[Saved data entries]

****************

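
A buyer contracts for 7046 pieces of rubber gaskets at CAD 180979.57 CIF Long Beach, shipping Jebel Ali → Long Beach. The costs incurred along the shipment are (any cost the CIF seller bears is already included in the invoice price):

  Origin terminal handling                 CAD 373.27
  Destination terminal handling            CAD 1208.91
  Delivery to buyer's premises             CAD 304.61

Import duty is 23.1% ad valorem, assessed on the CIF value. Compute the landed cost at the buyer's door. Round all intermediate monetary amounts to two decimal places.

Total landed cost: CAD 224299.37

CIF: the seller pays costs through ocean freight and marine insurance to the destination port.
Already in the invoice (seller's account under CIF): origin terminal — exclude.
The CIF price already equals the CIF value: 180979.57
Import duty = 180979.57 × 23.1% = 41806.28
Buyer bears: destination terminal 1208.91 + delivery 304.61 + duty 41806.28 = 43319.80
Landed cost = invoice 180979.57 + 43319.80 = 224299.37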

****************

# EXERCISE GOAL:
Every single record must be transcribed exactly as it stands.

# SOLUTION TO THIS EXERCISE:
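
A buyer contracts for 7046 pieces of rubber gaskets at CAD 180979.57 CIF Long Beach, shipping Jebel Ali → Long Beach. The costs incurred along the shipment are (any cost the CIF seller bears is already included in the invoice price):

  Origin terminal handling                 CAD 373.27
  Destination terminal handling            CAD 1208.91
  Delivery to buyer's premises             CAD 304.61

Import duty is 23.1% ad valorem, assessed on the CIF value. Compute the landed cost at the buyer's door. Round all intermediate monetary amounts to two decimal places.

Total landed cost: CAD 224299.37

CIF: the seller pays costs through ocean freight and marine insurance to the destination port.
Already in the invoice (seller's account under CIF): origin terminal — exclude.
The CIF price already equals the CIF value: 180979.57
Import duty = 180979.57 × 23.1% = 41806.28
Buyer bears: destination terminal 1208.91 + delivery 304.61 + duty 41806.28 = 43319.80
Landed cost = invoice 180979.57 + 43319.80 = 224299.37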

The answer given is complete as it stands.